***** DATA PROVIDED *****
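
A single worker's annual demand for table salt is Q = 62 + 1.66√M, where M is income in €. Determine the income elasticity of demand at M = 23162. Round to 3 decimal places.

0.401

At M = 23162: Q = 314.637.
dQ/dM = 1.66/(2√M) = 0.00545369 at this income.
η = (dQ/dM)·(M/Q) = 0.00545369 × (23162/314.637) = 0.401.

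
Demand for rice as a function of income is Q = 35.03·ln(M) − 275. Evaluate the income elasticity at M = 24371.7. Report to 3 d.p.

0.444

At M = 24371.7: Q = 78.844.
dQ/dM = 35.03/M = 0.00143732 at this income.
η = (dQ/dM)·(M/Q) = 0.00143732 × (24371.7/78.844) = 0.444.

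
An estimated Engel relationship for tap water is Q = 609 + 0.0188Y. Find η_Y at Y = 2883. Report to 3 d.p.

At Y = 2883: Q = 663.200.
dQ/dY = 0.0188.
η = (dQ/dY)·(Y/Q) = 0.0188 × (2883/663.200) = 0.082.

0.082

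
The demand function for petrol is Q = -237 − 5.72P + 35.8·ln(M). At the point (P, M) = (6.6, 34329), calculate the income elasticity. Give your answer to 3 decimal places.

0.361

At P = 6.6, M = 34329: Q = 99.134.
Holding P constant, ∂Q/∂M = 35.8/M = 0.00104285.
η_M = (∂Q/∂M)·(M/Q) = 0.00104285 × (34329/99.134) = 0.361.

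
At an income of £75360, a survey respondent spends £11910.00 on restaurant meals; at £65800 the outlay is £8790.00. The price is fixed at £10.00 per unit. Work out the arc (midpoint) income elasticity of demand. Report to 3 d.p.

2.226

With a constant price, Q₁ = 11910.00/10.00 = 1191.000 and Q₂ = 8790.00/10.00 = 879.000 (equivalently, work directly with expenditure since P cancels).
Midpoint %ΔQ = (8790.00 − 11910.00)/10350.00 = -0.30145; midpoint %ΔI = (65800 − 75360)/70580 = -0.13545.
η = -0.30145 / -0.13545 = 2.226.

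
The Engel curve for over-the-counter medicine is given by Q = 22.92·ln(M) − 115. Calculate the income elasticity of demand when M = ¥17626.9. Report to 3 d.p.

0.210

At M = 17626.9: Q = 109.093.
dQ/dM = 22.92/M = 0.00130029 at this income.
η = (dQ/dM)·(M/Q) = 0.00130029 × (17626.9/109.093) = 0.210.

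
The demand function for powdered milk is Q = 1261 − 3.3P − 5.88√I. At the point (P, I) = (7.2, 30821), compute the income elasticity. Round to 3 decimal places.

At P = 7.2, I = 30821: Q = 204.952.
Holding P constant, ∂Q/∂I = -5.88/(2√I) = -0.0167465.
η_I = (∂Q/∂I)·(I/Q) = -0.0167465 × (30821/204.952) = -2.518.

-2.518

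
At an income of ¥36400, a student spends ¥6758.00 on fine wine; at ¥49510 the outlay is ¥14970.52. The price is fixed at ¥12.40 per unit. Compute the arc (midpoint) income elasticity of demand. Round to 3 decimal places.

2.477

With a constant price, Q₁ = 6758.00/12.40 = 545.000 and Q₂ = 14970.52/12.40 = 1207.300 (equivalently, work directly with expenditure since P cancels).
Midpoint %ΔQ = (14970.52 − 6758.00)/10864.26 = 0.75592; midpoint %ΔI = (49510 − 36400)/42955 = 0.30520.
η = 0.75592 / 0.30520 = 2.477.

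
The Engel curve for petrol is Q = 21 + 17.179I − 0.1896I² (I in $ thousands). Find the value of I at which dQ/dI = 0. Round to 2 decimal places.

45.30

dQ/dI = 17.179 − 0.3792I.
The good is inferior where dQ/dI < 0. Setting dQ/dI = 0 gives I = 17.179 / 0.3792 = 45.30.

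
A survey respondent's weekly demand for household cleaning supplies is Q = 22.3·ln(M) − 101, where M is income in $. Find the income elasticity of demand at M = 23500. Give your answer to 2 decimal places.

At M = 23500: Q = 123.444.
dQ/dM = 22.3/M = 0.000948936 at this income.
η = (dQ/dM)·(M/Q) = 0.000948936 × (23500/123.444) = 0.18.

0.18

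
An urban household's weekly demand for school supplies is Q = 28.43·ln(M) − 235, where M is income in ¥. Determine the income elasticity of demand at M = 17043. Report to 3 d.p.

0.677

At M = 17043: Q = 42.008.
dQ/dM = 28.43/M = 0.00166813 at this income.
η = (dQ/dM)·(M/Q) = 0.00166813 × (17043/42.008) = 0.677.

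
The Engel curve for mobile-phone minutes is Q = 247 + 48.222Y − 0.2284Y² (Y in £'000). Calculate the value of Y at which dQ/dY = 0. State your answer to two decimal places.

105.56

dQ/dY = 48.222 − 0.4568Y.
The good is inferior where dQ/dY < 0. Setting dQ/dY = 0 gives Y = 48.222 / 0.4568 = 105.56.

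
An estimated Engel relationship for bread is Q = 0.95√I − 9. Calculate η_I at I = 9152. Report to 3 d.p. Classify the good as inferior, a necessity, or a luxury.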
*****
The response should be an exact repeat of the data above.

■ WRITTEN REPLY
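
A single worker's annual demand for table salt is Q = 62 + 1.66√M, where M is income in €. Determine the income elasticity of demand at M = 23162. Round to 3 decimal places.

0.401

At M = 23162: Q = 314.637.
dQ/dM = 1.66/(2√M) = 0.00545369 at this income.
η = (dQ/dM)·(M/Q) = 0.00545369 × (23162/314.637) = 0.401.

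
Demand for rice as a function of income is Q = 35.03·ln(M) − 275. Evaluate the income elasticity at M = 24371.7. Report to 3 d.p.

0.444

At M = 24371.7: Q = 78.844.
dQ/dM = 35.03/M = 0.00143732 at this income.
η = (dQ/dM)·(M/Q) = 0.00143732 × (24371.7/78.844) = 0.444.

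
An estimated Engel relationship for tap water is Q = 609 + 0.0188Y. Find η_Y at Y = 2883. Report to 3 d.p.

At Y = 2883: Q = 663.200.
dQ/dY = 0.0188.
η = (dQ/dY)·(Y/Q) = 0.0188 × (2883/663.200) = 0.082.

0.082

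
The demand function for petrol is Q = -237 − 5.72P + 35.8·ln(M). At the point (P, M) = (6.6, 34329), calculate the income elasticity. Give your answer to 3 decimal places.

0.361

At P = 6.6, M = 34329: Q = 99.134.
Holding P constant, ∂Q/∂M = 35.8/M = 0.00104285.
η_M = (∂Q/∂M)·(M/Q) = 0.00104285 × (34329/99.134) = 0.361.

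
At an income of £75360, a survey respondent spends £11910.00 on restaurant meals; at £65800 the outlay is £8790.00. The price is fixed at £10.00 per unit. Work out the arc (midpoint) income elasticity of demand. Report to 3 d.p.

2.226

With a constant price, Q₁ = 11910.00/10.00 = 1191.000 and Q₂ = 8790.00/10.00 = 879.000 (equivalently, work directly with expenditure since P cancels).
Midpoint %ΔQ = (8790.00 − 11910.00)/10350.00 = -0.30145; midpoint %ΔI = (65800 − 75360)/70580 = -0.13545.
η = -0.30145 / -0.13545 = 2.226.

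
The Engel curve for over-the-counter medicine is given by Q = 22.92·ln(M) − 115. Calculate the income elasticity of demand when M = ¥17626.9. Report to 3 d.p.

0.210

At M = 17626.9: Q = 109.093.
dQ/dM = 22.92/M = 0.00130029 at this income.
η = (dQ/dM)·(M/Q) = 0.00130029 × (17626.9/109.093) = 0.210.

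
The demand function for powdered milk is Q = 1261 − 3.3P − 5.88√I. At the point (P, I) = (7.2, 30821), compute the income elasticity. Round to 3 decimal places.

At P = 7.2, I = 30821: Q = 204.952.
Holding P constant, ∂Q/∂I = -5.88/(2√I) = -0.0167465.
η_I = (∂Q/∂I)·(I/Q) = -0.0167465 × (30821/204.952) = -2.518.

-2.518

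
At an income of ¥36400, a student spends ¥6758.00 on fine wine; at ¥49510 the outlay is ¥14970.52. The price is fixed at ¥12.40 per unit. Compute the arc (midpoint) income elasticity of demand. Round to 3 decimal places.

2.477

With a constant price, Q₁ = 6758.00/12.40 = 545.000 and Q₂ = 14970.52/12.40 = 1207.300 (equivalently, work directly with expenditure since P cancels).
Midpoint %ΔQ = (14970.52 − 6758.00)/10864.26 = 0.75592; midpoint %ΔI = (49510 − 36400)/42955 = 0.30520.
η = 0.75592 / 0.30520 = 2.477.

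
The Engel curve for petrol is Q = 21 + 17.179I − 0.1896I² (I in $ thousands). Find the value of I at which dQ/dI = 0. Round to 2 decimal places.

45.30

dQ/dI = 17.179 − 0.3792I.
The good is inferior where dQ/dI < 0. Setting dQ/dI = 0 gives I = 17.179 / 0.3792 = 45.30.

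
A survey respondent's weekly demand for household cleaning supplies is Q = 22.3·ln(M) − 101, where M is income in $. Find the income elasticity of demand at M = 23500. Give your answer to 2 decimal places.

At M = 23500: Q = 123.444.
dQ/dM = 22.3/M = 0.000948936 at this income.
η = (dQ/dM)·(M/Q) = 0.000948936 × (23500/123.444) = 0.18.

0.18

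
An urban household's weekly demand for school supplies is Q = 28.43·ln(M) − 235, where M is income in ¥. Determine the income elasticity of demand at M = 17043. Report to 3 d.p.

0.677

At M = 17043: Q = 42.008.
dQ/dM = 28.43/M = 0.00166813 at this income.
η = (dQ/dM)·(M/Q) = 0.00166813 × (17043/42.008) = 0.677.

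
The Engel curve for mobile-phone minutes is Q = 247 + 48.222Y − 0.2284Y² (Y in £'000). Calculate the value of Y at which dQ/dY = 0. State your answer to two decimal places.

105.56

dQ/dY = 48.222 − 0.4568Y.
The good is inferior where dQ/dY < 0. Setting dQ/dY = 0 gives Y = 48.222 / 0.4568 = 105.56.

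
An estimated Engel relationship for bread is Q = 0.95√I − 9. Calculate η_I at I = 9152. Report to 3 d.p. Classify the good as inferior, a necessity, or a luxury.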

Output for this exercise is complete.